* **WHAT TO PRODUCE**
Exactly as they appear, copy the lines from the start of the entries below to the line containing "4,2,0,6,8,0,0,7,0", both ends included.

Stored data:
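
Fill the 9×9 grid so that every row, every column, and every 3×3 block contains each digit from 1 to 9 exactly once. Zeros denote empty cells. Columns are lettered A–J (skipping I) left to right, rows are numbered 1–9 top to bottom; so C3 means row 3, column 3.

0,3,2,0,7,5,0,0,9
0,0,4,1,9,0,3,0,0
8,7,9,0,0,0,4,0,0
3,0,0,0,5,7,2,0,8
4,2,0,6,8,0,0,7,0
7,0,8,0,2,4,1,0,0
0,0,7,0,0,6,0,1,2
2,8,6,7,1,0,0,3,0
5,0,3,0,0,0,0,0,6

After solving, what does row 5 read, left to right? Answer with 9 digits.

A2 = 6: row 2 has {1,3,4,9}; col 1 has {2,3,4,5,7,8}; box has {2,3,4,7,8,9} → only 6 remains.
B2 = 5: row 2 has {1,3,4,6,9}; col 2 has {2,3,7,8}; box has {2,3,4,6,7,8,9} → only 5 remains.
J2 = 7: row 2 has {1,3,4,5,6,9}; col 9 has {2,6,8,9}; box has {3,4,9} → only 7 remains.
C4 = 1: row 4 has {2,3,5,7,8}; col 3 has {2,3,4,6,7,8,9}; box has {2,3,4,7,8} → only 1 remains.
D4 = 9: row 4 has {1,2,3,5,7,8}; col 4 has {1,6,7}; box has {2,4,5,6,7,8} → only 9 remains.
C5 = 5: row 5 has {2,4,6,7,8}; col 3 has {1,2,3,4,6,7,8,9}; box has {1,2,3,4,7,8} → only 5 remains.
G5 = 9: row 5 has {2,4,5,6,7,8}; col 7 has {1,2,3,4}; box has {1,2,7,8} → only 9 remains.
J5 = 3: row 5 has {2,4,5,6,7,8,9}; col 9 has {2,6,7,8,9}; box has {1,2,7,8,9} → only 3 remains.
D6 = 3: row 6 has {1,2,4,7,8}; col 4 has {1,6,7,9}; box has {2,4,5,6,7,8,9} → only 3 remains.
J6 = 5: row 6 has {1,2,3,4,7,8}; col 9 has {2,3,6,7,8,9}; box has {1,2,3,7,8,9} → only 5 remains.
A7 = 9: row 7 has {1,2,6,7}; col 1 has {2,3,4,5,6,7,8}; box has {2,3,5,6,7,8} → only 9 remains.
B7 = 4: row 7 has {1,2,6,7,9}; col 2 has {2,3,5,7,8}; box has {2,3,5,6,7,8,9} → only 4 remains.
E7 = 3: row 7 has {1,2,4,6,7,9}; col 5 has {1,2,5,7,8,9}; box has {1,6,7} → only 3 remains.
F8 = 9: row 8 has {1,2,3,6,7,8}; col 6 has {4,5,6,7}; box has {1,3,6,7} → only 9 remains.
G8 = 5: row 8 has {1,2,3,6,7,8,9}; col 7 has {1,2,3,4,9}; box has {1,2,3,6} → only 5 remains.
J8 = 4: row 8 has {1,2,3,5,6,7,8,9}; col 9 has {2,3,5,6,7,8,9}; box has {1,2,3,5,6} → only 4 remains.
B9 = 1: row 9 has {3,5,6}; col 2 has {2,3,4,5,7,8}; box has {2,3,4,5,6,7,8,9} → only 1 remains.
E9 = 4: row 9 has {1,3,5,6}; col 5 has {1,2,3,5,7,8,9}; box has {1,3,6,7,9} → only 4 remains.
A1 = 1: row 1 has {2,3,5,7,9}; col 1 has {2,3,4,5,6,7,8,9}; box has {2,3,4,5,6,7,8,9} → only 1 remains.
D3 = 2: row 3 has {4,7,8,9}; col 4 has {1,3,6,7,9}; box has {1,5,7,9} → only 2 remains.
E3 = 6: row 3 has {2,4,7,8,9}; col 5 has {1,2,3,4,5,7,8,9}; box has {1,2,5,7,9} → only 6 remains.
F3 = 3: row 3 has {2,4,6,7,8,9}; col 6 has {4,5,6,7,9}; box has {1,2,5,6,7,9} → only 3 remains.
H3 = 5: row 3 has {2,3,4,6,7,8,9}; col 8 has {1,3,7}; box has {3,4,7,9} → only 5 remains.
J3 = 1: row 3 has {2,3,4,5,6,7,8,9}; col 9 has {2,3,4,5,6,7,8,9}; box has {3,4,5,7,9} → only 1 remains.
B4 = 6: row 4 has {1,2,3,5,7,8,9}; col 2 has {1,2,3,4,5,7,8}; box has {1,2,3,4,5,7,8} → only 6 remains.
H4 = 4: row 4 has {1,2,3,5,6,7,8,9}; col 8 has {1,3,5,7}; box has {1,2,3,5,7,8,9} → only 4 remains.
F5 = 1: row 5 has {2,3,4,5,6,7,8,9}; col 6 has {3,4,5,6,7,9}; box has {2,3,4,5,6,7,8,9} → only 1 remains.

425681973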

* **SOLVED PROBLEM**
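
Fill the 9×9 grid so that every row, every column, and every 3×3 block contains each digit from 1 to 9 exactly once. Zeros denote empty cells. Columns are lettered A–J (skipping I) left to right, rows are numbered 1–9 top to bottom; so C3 means row 3, column 3.

0,3,2,0,7,5,0,0,9
0,0,4,1,9,0,3,0,0
8,7,9,0,0,0,4,0,0
3,0,0,0,5,7,2,0,8
4,2,0,6,8,0,0,7,0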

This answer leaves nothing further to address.